#### Exercise objective
What are the lines, copied exactly, from the one containing "73) = 1). Find sign(σ)." through the last line of the records below, both included?

Given information: Begin

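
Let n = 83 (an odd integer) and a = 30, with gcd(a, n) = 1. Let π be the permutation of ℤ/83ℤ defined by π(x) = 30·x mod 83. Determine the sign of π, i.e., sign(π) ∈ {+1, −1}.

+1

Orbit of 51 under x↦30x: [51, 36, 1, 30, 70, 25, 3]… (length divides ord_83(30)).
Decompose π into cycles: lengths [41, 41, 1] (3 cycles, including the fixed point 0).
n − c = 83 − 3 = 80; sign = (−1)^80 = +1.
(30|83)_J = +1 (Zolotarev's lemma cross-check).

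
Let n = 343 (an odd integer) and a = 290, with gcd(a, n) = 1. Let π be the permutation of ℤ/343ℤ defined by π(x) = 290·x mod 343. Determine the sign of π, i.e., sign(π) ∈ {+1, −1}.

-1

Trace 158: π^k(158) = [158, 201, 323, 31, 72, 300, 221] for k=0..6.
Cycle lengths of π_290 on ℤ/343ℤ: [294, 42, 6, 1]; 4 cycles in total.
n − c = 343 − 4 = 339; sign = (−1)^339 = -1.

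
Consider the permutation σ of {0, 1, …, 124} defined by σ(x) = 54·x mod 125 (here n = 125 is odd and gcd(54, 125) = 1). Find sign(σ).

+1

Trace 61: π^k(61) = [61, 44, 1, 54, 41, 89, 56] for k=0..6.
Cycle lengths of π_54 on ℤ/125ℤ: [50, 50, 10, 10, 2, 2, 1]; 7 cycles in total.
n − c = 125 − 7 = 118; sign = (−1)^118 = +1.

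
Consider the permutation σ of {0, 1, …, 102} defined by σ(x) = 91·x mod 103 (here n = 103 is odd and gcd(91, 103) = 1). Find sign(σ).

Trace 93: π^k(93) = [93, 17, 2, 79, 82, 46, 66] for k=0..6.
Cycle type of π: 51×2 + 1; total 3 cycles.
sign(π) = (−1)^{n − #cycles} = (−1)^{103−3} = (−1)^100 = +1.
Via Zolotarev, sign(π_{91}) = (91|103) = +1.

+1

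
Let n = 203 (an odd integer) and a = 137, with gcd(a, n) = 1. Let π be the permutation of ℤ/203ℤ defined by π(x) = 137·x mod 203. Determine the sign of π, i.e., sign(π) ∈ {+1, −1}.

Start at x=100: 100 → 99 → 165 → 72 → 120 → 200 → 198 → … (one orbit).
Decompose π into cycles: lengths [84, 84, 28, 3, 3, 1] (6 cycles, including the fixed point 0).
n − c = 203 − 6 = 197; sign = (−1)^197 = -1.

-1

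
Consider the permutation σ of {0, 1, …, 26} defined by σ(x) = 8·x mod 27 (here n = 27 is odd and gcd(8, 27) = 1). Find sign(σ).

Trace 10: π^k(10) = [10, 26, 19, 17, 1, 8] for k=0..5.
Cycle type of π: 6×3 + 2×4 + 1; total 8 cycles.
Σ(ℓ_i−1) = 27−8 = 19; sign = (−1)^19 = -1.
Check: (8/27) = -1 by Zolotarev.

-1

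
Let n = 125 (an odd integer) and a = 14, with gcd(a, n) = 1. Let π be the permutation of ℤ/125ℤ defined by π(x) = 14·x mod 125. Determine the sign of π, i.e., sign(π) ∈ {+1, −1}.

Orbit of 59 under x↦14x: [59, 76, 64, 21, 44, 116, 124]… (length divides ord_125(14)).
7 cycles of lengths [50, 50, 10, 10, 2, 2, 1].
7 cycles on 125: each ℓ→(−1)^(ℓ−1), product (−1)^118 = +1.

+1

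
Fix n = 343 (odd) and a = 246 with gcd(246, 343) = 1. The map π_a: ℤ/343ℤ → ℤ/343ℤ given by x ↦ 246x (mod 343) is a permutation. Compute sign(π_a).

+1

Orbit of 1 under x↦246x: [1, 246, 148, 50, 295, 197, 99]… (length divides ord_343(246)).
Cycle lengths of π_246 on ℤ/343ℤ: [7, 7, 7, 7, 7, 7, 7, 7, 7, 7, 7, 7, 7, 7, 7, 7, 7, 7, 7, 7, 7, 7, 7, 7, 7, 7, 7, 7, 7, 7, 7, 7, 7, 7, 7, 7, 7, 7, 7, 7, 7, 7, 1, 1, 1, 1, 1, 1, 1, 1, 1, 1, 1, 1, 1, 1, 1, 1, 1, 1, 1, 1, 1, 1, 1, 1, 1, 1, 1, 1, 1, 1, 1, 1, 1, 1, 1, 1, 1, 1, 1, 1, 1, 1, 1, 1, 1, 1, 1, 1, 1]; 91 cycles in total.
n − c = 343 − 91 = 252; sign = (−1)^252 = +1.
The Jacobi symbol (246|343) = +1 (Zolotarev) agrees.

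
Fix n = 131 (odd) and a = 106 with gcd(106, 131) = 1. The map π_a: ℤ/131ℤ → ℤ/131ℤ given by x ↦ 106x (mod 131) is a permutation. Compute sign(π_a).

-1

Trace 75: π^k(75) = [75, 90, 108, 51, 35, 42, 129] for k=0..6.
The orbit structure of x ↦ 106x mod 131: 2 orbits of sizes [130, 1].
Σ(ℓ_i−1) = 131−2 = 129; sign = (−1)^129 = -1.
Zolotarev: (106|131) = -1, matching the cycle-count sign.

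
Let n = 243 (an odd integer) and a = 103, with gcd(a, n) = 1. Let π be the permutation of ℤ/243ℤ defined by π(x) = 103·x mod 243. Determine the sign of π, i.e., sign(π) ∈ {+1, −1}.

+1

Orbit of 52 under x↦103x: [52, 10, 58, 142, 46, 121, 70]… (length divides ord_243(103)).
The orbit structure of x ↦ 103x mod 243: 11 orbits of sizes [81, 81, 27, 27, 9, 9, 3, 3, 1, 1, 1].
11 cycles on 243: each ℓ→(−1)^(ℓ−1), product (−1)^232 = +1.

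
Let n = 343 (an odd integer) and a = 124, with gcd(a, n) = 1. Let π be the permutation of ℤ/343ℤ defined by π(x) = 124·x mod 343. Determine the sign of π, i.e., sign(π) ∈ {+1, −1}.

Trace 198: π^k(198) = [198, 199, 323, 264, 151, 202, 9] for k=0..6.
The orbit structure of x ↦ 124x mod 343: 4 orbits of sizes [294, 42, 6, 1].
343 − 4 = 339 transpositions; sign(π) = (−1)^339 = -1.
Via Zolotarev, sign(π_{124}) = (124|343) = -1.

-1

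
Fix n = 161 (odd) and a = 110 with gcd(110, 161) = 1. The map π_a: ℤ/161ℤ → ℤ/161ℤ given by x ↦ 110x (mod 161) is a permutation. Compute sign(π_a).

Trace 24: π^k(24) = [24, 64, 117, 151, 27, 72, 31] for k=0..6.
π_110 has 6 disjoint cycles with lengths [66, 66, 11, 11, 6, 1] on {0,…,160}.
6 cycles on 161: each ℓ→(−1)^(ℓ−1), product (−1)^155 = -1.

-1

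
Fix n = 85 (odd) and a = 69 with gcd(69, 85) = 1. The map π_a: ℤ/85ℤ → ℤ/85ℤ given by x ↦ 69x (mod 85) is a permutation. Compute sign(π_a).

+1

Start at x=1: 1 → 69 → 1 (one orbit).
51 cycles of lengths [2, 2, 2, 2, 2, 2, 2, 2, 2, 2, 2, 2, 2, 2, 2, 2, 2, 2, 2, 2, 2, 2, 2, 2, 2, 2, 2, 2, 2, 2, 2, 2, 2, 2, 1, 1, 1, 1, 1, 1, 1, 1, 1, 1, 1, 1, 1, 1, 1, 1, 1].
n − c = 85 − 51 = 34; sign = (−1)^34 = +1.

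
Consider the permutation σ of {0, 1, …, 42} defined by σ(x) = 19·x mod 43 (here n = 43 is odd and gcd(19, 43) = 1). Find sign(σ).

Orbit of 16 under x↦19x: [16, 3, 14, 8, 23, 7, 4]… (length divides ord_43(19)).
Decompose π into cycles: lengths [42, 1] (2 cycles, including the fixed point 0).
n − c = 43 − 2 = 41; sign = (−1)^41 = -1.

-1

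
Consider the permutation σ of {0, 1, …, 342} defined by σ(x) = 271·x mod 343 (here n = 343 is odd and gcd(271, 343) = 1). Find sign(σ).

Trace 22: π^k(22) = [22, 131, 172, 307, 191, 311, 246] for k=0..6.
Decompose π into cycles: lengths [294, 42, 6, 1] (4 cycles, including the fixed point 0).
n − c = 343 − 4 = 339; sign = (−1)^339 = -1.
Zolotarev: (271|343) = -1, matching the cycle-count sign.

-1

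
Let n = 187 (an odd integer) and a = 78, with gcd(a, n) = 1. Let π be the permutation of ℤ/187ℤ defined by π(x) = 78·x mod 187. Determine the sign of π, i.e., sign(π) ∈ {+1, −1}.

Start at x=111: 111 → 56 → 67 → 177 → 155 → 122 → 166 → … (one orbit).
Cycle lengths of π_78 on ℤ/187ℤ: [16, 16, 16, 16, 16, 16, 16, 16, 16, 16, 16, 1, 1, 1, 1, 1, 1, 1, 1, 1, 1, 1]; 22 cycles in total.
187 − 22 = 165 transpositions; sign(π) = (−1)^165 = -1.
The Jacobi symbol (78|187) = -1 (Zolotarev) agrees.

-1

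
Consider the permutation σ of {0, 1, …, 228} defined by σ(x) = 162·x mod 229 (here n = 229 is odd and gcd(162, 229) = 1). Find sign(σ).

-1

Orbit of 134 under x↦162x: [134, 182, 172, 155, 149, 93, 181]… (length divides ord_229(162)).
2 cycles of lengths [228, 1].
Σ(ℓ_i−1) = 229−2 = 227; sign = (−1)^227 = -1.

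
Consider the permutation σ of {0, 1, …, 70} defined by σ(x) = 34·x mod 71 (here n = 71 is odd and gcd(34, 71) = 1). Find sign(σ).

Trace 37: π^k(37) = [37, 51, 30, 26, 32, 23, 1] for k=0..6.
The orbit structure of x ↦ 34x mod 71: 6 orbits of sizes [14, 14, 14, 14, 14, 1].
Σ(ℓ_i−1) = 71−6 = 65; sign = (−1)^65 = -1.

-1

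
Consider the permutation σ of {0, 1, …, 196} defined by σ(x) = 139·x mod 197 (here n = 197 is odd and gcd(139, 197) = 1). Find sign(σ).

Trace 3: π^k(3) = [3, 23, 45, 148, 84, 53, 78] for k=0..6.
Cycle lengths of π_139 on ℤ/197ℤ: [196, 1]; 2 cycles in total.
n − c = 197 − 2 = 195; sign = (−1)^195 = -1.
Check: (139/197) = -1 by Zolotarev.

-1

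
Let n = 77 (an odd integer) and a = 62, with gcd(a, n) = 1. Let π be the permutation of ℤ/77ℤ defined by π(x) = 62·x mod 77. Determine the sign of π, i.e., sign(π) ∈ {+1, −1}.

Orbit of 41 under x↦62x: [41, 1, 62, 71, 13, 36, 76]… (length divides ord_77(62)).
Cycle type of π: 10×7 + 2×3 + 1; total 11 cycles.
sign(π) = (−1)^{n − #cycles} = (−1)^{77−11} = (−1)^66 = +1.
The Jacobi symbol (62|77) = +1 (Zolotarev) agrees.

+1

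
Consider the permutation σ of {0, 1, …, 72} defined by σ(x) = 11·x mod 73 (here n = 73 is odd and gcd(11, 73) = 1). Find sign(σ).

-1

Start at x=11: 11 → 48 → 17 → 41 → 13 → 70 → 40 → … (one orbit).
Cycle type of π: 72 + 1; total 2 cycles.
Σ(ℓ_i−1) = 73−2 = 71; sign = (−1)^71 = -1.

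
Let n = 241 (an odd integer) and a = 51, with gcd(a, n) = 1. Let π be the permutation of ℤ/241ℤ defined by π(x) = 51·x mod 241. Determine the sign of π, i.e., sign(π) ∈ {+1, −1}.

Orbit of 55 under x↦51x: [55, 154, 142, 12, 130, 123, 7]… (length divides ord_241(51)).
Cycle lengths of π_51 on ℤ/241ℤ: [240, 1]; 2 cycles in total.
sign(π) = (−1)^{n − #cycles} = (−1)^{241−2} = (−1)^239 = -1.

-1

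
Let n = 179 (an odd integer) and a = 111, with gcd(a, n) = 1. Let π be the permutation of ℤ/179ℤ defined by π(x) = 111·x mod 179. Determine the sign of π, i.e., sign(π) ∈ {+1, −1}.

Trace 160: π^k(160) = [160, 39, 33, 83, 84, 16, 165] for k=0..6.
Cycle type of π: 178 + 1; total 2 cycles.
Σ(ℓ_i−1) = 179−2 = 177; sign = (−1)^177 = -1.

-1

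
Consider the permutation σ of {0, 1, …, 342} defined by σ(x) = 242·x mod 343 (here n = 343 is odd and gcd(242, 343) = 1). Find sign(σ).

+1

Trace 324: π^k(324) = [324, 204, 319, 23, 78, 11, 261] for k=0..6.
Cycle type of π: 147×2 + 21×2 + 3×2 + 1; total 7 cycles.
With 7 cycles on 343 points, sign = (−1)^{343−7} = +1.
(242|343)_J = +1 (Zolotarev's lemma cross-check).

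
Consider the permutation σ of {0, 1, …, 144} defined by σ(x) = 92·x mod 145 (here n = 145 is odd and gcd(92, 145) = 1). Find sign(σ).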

Given information: End

#### Solution to this task
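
Consider the permutation σ of {0, 1, …, 72} defined by σ(x) = 11·x mod 73 (here n = 73 is odd and gcd(11, 73) = 1). Find sign(σ).

-1

Start at x=11: 11 → 48 → 17 → 41 → 13 → 70 → 40 → … (one orbit).
Cycle type of π: 72 + 1; total 2 cycles.
Σ(ℓ_i−1) = 73−2 = 71; sign = (−1)^71 = -1.

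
Let n = 241 (an odd integer) and a = 51, with gcd(a, n) = 1. Let π be the permutation of ℤ/241ℤ defined by π(x) = 51·x mod 241. Determine the sign of π, i.e., sign(π) ∈ {+1, −1}.

Orbit of 55 under x↦51x: [55, 154, 142, 12, 130, 123, 7]… (length divides ord_241(51)).
Cycle lengths of π_51 on ℤ/241ℤ: [240, 1]; 2 cycles in total.
sign(π) = (−1)^{n − #cycles} = (−1)^{241−2} = (−1)^239 = -1.

-1

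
Let n = 179 (an odd integer) and a = 111, with gcd(a, n) = 1. Let π be the permutation of ℤ/179ℤ defined by π(x) = 111·x mod 179. Determine the sign of π, i.e., sign(π) ∈ {+1, −1}.

Trace 160: π^k(160) = [160, 39, 33, 83, 84, 16, 165] for k=0..6.
Cycle type of π: 178 + 1; total 2 cycles.
Σ(ℓ_i−1) = 179−2 = 177; sign = (−1)^177 = -1.

-1

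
Consider the permutation σ of {0, 1, …, 342} defined by σ(x) = 242·x mod 343 (here n = 343 is odd and gcd(242, 343) = 1). Find sign(σ).

+1

Trace 324: π^k(324) = [324, 204, 319, 23, 78, 11, 261] for k=0..6.
Cycle type of π: 147×2 + 21×2 + 3×2 + 1; total 7 cycles.
With 7 cycles on 343 points, sign = (−1)^{343−7} = +1.
(242|343)_J = +1 (Zolotarev's lemma cross-check).

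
Consider the permutation σ of {0, 1, …, 144} defined by σ(x) = 92·x mod 145 (here n = 145 is odd and gcd(92, 145) = 1). Find sign(σ).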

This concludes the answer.